(Source records)
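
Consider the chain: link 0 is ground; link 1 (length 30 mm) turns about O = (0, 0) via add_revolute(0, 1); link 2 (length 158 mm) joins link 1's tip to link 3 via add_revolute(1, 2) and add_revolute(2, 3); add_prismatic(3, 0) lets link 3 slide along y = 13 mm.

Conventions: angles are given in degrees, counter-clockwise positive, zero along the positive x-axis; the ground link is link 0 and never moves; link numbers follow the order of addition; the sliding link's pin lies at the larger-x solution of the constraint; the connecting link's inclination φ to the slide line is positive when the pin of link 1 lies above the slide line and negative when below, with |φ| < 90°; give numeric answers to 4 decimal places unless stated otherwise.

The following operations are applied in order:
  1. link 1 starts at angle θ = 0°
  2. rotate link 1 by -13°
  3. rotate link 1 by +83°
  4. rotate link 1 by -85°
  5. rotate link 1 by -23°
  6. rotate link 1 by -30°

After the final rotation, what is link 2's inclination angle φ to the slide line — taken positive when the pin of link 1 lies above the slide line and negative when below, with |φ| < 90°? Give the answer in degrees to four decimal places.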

- [EXERCISE PROMPT]:
Write out, please, only the lines from the one with "5. rotate link 1 by -23°" through the last line above, both included and unchanged.

- [ANSWER SPACE]:
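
  5. rotate link 1 by -23°
  6. rotate link 1 by -30°

After the final rotation, what is link 2's inclination angle φ to the slide line — taken positive when the pin of link 1 lies above the slide line and negative when below, with |φ| < 90°? Give the answer in degrees to four decimal places.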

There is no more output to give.